Information below:
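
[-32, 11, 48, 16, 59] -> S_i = Random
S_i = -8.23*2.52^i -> [-8.23, -20.74, -52.26, -131.7, -331.9]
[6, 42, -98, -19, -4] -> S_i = Random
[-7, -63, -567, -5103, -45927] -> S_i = -7*9^i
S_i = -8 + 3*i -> [-8, -5, -2, 1, 4]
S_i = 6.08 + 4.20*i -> [6.08, 10.28, 14.48, 18.68, 22.88]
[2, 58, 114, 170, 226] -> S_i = 2 + 56*i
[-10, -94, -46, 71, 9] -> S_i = Random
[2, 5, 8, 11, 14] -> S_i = 2 + 3*i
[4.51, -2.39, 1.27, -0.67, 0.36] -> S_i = 4.51*(-0.53)^i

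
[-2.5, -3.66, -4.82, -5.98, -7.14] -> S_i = -2.50 + -1.16*i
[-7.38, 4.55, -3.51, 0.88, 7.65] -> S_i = Random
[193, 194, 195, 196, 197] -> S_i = 193 + 1*i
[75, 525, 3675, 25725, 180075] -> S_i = 75*7^i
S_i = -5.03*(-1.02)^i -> [-5.03, 5.13, -5.23, 5.34, -5.44]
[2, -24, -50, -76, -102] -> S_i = 2 + -26*i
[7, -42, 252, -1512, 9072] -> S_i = 7*-6^i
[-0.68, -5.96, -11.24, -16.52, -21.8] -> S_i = -0.68 + -5.28*i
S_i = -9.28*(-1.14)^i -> [-9.28, 10.58, -12.06, 13.75, -15.67]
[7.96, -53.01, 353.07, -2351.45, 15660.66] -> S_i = 7.96*(-6.66)^i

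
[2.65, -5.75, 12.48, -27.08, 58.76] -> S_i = 2.65*(-2.17)^i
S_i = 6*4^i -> [6, 24, 96, 384, 1536]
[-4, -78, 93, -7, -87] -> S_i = Random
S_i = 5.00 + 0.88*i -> [5.0, 5.88, 6.76, 7.64, 8.52]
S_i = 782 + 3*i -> [782, 785, 788, 791, 794]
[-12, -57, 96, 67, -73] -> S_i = Random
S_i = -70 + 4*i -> [-70, -66, -62, -58, -54]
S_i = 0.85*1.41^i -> [0.85, 1.2, 1.69, 2.38, 3.36]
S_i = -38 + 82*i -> [-38, 44, 126, 208, 290]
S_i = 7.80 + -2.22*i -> [7.8, 5.58, 3.36, 1.14, -1.08]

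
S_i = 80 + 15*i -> [80, 95, 110, 125, 140]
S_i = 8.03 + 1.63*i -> [8.03, 9.66, 11.29, 12.92, 14.55]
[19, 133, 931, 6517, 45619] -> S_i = 19*7^i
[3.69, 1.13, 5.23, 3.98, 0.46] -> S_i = Random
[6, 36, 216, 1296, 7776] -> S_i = 6*6^i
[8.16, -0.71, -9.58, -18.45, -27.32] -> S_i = 8.16 + -8.87*i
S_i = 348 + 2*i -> [348, 350, 352, 354, 356]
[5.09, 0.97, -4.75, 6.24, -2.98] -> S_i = Random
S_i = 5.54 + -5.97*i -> [5.54, -0.43, -6.4, -12.37, -18.34]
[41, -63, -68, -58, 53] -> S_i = Random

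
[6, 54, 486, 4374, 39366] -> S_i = 6*9^i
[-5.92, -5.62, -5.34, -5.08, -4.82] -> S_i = -5.92*0.95^i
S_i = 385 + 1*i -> [385, 386, 387, 388, 389]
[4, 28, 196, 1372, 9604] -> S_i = 4*7^i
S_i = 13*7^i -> [13, 91, 637, 4459, 31213]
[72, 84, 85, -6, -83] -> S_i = Random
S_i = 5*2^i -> [5, 10, 20, 40, 80]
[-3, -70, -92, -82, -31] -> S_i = Random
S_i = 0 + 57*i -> [0, 57, 114, 171, 228]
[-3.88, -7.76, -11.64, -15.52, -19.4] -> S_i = -3.88 + -3.88*i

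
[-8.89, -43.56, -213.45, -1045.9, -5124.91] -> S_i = -8.89*4.90^i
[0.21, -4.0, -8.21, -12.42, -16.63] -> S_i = 0.21 + -4.21*i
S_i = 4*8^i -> [4, 32, 256, 2048, 16384]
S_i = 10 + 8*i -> [10, 18, 26, 34, 42]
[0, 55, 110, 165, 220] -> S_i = 0 + 55*i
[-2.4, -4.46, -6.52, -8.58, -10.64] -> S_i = -2.40 + -2.06*i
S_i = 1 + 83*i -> [1, 84, 167, 250, 333]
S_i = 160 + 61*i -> [160, 221, 282, 343, 404]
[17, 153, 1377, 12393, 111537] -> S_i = 17*9^i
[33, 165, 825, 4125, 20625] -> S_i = 33*5^i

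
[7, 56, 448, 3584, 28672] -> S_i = 7*8^i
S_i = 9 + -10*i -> [9, -1, -11, -21, -31]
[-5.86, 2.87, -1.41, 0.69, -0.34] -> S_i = -5.86*(-0.49)^i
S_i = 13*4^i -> [13, 52, 208, 832, 3328]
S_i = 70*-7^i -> [70, -490, 3430, -24010, 168070]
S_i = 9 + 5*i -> [9, 14, 19, 24, 29]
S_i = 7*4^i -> [7, 28, 112, 448, 1792]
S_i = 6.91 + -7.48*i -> [6.91, -0.57, -8.05, -15.53, -23.01]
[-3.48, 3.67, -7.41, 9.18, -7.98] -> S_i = Random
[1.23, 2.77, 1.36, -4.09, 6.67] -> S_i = Random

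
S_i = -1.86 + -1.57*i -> [-1.86, -3.43, -5.0, -6.57, -8.14]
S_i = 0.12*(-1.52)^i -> [0.12, -0.18, 0.28, -0.42, 0.64]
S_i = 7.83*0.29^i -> [7.83, 2.27, 0.66, 0.19, 0.06]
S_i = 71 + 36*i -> [71, 107, 143, 179, 215]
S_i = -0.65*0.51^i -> [-0.65, -0.33, -0.17, -0.09, -0.04]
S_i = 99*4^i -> [99, 396, 1584, 6336, 25344]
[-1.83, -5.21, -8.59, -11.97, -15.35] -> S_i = -1.83 + -3.38*i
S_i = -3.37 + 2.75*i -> [-3.37, -0.62, 2.13, 4.88, 7.63]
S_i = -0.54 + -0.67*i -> [-0.54, -1.21, -1.88, -2.55, -3.22]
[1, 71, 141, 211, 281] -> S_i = 1 + 70*i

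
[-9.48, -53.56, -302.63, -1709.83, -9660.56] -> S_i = -9.48*5.65^i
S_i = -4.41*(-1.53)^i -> [-4.41, 6.75, -10.32, 15.79, -24.17]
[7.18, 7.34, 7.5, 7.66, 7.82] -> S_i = 7.18 + 0.16*i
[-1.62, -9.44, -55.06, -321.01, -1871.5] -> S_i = -1.62*5.83^i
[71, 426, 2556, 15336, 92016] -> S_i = 71*6^i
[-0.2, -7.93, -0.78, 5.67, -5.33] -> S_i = Random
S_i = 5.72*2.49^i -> [5.72, 14.24, 35.46, 88.31, 219.88]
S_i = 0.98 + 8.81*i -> [0.98, 9.79, 18.6, 27.41, 36.22]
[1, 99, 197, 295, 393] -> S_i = 1 + 98*i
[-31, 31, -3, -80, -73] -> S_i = Random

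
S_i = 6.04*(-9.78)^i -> [6.04, -59.07, 577.72, -5650.07, 55257.64]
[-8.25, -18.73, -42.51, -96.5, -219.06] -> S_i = -8.25*2.27^i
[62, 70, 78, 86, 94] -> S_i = 62 + 8*i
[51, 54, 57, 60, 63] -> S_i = 51 + 3*i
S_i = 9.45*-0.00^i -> [9.45, -0.0, 0.0, -0.0, 0.0]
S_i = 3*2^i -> [3, 6, 12, 24, 48]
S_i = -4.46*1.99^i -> [-4.46, -8.88, -17.66, -35.15, -69.94]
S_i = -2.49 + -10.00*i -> [-2.49, -12.49, -22.49, -32.49, -42.49]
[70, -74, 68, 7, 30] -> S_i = Random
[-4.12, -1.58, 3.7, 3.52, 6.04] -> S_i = Random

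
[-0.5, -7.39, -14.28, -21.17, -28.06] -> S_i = -0.50 + -6.89*i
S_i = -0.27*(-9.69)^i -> [-0.27, 2.62, -25.35, 245.66, -2380.45]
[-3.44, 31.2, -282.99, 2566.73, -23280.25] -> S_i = -3.44*(-9.07)^i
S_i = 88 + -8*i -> [88, 80, 72, 64, 56]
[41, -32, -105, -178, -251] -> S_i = 41 + -73*i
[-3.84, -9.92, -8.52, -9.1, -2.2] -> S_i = Random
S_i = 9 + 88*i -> [9, 97, 185, 273, 361]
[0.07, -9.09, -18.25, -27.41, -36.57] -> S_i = 0.07 + -9.16*i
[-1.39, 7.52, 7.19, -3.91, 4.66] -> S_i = Random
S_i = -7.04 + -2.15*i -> [-7.04, -9.19, -11.34, -13.49, -15.64]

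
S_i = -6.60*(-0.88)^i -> [-6.6, 5.81, -5.11, 4.5, -3.96]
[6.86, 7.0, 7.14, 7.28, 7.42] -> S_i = 6.86 + 0.14*i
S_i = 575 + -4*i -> [575, 571, 567, 563, 559]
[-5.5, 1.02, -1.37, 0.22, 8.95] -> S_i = Random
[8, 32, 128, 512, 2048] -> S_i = 8*4^i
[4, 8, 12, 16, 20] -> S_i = 4 + 4*i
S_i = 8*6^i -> [8, 48, 288, 1728, 10368]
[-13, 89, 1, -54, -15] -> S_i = Random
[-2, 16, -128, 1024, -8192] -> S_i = -2*-8^i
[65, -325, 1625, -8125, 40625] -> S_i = 65*-5^i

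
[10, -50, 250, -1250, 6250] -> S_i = 10*-5^i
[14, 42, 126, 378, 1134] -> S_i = 14*3^i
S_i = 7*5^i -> [7, 35, 175, 875, 4375]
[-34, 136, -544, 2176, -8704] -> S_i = -34*-4^i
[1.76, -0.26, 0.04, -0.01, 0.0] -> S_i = 1.76*(-0.15)^i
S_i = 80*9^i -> [80, 720, 6480, 58320, 524880]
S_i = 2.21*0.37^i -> [2.21, 0.82, 0.3, 0.11, 0.04]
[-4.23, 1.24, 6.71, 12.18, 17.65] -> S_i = -4.23 + 5.47*i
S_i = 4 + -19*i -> [4, -15, -34, -53, -72]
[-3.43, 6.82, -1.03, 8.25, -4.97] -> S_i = Random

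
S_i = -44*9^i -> [-44, -396, -3564, -32076, -288684]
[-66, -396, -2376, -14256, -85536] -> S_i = -66*6^i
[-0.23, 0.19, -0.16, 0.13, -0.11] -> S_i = -0.23*(-0.83)^i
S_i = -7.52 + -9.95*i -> [-7.52, -17.47, -27.42, -37.37, -47.32]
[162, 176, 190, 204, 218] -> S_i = 162 + 14*i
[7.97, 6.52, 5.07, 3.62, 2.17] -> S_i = 7.97 + -1.45*i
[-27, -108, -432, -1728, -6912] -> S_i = -27*4^i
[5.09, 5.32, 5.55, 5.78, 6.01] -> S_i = 5.09 + 0.23*i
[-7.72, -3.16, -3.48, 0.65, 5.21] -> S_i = Random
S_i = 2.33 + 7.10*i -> [2.33, 9.43, 16.53, 23.63, 30.73]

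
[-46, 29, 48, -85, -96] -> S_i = Random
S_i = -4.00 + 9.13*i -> [-4.0, 5.13, 14.26, 23.39, 32.52]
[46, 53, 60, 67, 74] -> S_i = 46 + 7*i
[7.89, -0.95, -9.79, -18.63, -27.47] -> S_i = 7.89 + -8.84*i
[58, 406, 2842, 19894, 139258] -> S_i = 58*7^i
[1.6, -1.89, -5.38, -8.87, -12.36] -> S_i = 1.60 + -3.49*i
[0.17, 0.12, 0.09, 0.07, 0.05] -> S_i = 0.17*0.73^i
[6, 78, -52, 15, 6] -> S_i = Random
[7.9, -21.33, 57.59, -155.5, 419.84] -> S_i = 7.90*(-2.70)^i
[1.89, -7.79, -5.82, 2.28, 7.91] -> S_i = Random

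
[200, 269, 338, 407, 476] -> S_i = 200 + 69*i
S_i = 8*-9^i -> [8, -72, 648, -5832, 52488]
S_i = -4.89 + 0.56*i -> [-4.89, -4.33, -3.77, -3.21, -2.65]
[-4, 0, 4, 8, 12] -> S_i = -4 + 4*i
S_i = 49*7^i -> [49, 343, 2401, 16807, 117649]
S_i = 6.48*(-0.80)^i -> [6.48, -5.18, 4.15, -3.32, 2.65]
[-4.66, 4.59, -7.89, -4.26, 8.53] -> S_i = Random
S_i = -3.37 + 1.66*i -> [-3.37, -1.71, -0.05, 1.61, 3.27]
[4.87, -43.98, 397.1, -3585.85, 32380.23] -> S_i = 4.87*(-9.03)^i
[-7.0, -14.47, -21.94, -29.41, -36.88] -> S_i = -7.00 + -7.47*i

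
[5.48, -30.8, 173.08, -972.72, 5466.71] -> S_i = 5.48*(-5.62)^i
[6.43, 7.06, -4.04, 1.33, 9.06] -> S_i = Random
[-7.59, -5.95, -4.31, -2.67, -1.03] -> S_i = -7.59 + 1.64*i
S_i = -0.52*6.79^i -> [-0.52, -3.53, -23.97, -162.78, -1105.31]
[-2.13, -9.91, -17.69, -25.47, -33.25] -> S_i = -2.13 + -7.78*i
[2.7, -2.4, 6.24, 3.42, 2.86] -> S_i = Random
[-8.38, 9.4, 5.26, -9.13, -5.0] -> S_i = Random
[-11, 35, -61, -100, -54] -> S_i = Random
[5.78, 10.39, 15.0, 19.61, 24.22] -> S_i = 5.78 + 4.61*i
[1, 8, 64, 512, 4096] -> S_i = 1*8^i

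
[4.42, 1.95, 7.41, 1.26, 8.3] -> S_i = Random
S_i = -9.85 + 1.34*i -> [-9.85, -8.51, -7.17, -5.83, -4.49]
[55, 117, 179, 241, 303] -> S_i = 55 + 62*i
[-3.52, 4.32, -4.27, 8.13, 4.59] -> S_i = Random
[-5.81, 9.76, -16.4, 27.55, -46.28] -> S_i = -5.81*(-1.68)^i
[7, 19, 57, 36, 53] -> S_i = Random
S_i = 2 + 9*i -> [2, 11, 20, 29, 38]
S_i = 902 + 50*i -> [902, 952, 1002, 1052, 1102]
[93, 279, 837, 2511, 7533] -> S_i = 93*3^i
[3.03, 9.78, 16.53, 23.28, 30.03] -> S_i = 3.03 + 6.75*i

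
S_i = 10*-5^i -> [10, -50, 250, -1250, 6250]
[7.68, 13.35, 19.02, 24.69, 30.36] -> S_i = 7.68 + 5.67*i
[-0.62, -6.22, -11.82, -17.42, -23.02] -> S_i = -0.62 + -5.60*i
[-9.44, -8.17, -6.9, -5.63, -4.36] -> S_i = -9.44 + 1.27*i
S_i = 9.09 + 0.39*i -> [9.09, 9.48, 9.87, 10.26, 10.65]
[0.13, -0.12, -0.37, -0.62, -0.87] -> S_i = 0.13 + -0.25*i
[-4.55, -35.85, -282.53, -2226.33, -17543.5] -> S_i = -4.55*7.88^i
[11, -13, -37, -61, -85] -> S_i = 11 + -24*i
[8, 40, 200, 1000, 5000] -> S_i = 8*5^i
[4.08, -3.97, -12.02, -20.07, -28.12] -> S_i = 4.08 + -8.05*i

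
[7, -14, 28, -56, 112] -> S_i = 7*-2^i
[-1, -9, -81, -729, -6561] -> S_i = -1*9^i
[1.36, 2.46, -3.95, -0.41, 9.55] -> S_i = Random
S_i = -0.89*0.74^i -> [-0.89, -0.66, -0.49, -0.36, -0.27]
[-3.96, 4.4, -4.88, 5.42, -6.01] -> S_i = -3.96*(-1.11)^i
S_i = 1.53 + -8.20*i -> [1.53, -6.67, -14.87, -23.07, -31.27]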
End of Information.
Task brief -
Reproduce word for word the material above, starting with the line that has "S_i = 7.80 +" and stopping after the line that has "[-3, -70, -92, -82, -31] -> S_i = Random".

Worked solution -
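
S_i = 7.80 + -2.22*i -> [7.8, 5.58, 3.36, 1.14, -1.08]

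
S_i = 80 + 15*i -> [80, 95, 110, 125, 140]
S_i = 8.03 + 1.63*i -> [8.03, 9.66, 11.29, 12.92, 14.55]
[19, 133, 931, 6517, 45619] -> S_i = 19*7^i
[3.69, 1.13, 5.23, 3.98, 0.46] -> S_i = Random
[6, 36, 216, 1296, 7776] -> S_i = 6*6^i
[8.16, -0.71, -9.58, -18.45, -27.32] -> S_i = 8.16 + -8.87*i
S_i = 348 + 2*i -> [348, 350, 352, 354, 356]
[5.09, 0.97, -4.75, 6.24, -2.98] -> S_i = Random
S_i = 5.54 + -5.97*i -> [5.54, -0.43, -6.4, -12.37, -18.34]
[41, -63, -68, -58, 53] -> S_i = Random

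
[6, 54, 486, 4374, 39366] -> S_i = 6*9^i
[-5.92, -5.62, -5.34, -5.08, -4.82] -> S_i = -5.92*0.95^i
S_i = 385 + 1*i -> [385, 386, 387, 388, 389]
[4, 28, 196, 1372, 9604] -> S_i = 4*7^i
S_i = 13*7^i -> [13, 91, 637, 4459, 31213]
[72, 84, 85, -6, -83] -> S_i = Random
S_i = 5*2^i -> [5, 10, 20, 40, 80]
[-3, -70, -92, -82, -31] -> S_i = Random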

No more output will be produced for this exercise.